BEGIN SUPPLIED MATERIAL

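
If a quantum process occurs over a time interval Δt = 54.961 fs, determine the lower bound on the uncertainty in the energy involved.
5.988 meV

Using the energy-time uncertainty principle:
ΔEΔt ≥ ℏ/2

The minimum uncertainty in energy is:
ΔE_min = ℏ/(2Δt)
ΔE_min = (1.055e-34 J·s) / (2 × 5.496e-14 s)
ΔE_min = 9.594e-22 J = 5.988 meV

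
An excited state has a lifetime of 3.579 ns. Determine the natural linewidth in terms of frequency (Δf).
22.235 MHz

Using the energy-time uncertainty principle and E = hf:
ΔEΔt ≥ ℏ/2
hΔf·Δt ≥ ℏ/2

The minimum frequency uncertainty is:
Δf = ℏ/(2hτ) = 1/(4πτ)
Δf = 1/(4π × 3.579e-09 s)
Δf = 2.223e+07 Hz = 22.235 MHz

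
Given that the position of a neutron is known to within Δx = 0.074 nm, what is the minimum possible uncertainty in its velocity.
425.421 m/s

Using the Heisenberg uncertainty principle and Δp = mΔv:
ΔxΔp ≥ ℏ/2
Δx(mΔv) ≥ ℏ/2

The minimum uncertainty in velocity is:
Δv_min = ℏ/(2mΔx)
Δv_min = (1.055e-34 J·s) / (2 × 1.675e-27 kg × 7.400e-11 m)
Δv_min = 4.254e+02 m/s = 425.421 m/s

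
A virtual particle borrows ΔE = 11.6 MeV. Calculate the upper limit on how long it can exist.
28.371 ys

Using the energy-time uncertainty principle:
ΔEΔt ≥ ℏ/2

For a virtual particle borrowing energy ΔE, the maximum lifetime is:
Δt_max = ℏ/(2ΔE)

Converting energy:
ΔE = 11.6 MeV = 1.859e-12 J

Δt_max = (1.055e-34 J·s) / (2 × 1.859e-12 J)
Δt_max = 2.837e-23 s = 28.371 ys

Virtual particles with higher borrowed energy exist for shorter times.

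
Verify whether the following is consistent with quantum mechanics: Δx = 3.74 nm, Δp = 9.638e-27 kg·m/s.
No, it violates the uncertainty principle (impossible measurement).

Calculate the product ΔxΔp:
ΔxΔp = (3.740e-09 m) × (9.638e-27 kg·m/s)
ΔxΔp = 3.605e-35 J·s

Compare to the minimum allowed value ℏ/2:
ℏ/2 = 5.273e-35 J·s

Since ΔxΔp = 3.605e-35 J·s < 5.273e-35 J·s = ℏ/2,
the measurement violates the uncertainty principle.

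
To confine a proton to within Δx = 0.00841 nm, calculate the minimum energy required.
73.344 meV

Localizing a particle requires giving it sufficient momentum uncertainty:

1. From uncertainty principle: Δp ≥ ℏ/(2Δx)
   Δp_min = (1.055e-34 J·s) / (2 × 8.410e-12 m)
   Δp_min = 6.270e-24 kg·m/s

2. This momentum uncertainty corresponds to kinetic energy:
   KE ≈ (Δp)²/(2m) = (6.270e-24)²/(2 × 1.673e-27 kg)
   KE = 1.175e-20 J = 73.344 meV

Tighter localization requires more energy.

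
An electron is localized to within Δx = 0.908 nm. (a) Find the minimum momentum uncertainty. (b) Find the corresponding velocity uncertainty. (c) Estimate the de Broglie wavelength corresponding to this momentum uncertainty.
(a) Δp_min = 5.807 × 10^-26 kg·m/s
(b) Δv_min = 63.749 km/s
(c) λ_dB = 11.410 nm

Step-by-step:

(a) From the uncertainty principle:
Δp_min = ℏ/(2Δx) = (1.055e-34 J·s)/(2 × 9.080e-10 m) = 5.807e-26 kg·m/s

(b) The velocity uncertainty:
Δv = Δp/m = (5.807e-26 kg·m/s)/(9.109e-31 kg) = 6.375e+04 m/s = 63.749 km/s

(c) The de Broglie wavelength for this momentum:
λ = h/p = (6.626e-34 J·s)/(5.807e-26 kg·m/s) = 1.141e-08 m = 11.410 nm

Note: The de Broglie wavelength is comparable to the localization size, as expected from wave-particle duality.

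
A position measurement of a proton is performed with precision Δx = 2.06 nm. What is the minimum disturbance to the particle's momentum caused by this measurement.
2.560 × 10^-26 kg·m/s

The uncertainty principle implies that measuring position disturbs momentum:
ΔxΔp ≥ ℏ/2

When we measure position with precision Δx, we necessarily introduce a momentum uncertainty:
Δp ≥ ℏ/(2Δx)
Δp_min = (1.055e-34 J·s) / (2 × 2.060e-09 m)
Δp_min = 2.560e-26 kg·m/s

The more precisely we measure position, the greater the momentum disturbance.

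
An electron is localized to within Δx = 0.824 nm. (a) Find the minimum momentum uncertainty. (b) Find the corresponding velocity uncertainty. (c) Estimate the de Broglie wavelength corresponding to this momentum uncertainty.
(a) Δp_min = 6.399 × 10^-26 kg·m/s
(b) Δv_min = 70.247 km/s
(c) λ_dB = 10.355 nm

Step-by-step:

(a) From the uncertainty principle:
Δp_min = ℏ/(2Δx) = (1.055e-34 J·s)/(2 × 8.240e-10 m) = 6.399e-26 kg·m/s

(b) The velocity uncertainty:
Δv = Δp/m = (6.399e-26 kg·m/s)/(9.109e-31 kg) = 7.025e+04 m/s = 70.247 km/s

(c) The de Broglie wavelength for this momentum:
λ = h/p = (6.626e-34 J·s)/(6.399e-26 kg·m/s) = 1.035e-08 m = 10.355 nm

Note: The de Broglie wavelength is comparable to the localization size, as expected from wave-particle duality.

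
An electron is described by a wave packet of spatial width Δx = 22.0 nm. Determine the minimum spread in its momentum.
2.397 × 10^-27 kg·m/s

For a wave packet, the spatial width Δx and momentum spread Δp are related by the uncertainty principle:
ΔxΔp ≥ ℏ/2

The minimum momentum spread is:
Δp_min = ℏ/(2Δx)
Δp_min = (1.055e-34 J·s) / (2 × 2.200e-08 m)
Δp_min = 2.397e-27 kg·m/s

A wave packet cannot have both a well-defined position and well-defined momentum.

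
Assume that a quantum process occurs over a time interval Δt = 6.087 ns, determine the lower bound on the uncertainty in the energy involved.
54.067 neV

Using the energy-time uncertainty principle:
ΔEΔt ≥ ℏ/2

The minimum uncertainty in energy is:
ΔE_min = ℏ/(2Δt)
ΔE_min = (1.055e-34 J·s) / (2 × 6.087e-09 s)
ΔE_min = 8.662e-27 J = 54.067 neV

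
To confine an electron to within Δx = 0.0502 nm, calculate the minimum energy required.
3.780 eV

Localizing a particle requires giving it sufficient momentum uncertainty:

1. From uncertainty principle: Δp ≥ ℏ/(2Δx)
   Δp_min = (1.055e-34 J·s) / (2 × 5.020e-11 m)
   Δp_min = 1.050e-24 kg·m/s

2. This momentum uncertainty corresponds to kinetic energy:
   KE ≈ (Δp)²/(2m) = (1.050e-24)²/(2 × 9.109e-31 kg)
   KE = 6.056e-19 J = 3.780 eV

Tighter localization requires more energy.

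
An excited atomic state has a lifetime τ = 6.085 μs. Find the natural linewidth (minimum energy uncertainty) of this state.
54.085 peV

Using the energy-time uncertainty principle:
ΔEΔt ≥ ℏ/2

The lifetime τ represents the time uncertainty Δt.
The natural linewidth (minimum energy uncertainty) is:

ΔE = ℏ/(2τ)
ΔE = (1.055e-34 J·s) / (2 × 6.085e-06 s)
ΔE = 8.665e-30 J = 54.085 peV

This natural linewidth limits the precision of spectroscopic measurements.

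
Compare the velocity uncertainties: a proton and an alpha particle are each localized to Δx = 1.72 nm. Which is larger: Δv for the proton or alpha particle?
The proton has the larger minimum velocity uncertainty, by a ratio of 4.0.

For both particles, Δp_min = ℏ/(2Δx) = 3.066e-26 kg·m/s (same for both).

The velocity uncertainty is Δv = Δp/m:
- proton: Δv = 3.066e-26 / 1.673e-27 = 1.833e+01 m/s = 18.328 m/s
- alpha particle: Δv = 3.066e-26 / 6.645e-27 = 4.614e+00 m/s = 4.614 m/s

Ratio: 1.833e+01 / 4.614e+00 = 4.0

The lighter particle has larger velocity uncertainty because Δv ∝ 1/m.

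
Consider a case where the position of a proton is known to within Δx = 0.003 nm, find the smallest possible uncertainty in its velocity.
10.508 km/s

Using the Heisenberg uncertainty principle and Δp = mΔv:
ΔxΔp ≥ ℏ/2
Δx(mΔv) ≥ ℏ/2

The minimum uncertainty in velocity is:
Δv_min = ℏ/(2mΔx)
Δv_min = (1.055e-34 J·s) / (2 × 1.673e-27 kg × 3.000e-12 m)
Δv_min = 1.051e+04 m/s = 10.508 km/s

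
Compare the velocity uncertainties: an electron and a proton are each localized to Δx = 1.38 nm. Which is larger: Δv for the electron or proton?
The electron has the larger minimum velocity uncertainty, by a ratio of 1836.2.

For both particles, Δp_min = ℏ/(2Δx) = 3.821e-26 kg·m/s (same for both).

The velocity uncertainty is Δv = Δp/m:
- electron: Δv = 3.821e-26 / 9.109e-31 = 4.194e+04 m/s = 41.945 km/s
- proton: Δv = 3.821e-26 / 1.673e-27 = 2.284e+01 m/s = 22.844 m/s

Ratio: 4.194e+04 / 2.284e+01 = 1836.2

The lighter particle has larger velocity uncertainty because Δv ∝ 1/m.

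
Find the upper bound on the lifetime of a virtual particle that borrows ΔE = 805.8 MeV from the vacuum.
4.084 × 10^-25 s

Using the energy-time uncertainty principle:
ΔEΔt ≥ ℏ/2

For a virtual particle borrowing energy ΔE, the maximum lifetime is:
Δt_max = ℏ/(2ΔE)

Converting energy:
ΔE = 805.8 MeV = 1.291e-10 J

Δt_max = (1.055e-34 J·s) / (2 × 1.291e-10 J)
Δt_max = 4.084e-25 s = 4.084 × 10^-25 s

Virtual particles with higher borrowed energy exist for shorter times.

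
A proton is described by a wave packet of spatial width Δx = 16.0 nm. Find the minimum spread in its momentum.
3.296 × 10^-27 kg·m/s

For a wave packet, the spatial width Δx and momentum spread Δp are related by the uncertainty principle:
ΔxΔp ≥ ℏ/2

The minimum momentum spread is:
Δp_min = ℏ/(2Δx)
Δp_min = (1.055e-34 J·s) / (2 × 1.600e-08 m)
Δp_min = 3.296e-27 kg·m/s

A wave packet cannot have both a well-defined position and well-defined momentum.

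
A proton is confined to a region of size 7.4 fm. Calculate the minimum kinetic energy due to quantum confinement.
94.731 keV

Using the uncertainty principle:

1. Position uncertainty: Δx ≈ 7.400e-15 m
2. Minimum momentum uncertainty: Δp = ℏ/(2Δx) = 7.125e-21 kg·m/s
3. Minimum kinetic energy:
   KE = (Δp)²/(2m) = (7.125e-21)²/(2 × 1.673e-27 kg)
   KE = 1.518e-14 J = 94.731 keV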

END SUPPLIED MATERIAL

Please quote nothing but the lines from the line with "A proton is confined" through the end of the data above, exactly as written, ends included.

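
A proton is confined to a region of size 7.4 fm. Calculate the minimum kinetic energy due to quantum confinement.
94.731 keV

Using the uncertainty principle:

1. Position uncertainty: Δx ≈ 7.400e-15 m
2. Minimum momentum uncertainty: Δp = ℏ/(2Δx) = 7.125e-21 kg·m/s
3. Minimum kinetic energy:
   KE = (Δp)²/(2m) = (7.125e-21)²/(2 × 1.673e-27 kg)
   KE = 1.518e-14 J = 94.731 keV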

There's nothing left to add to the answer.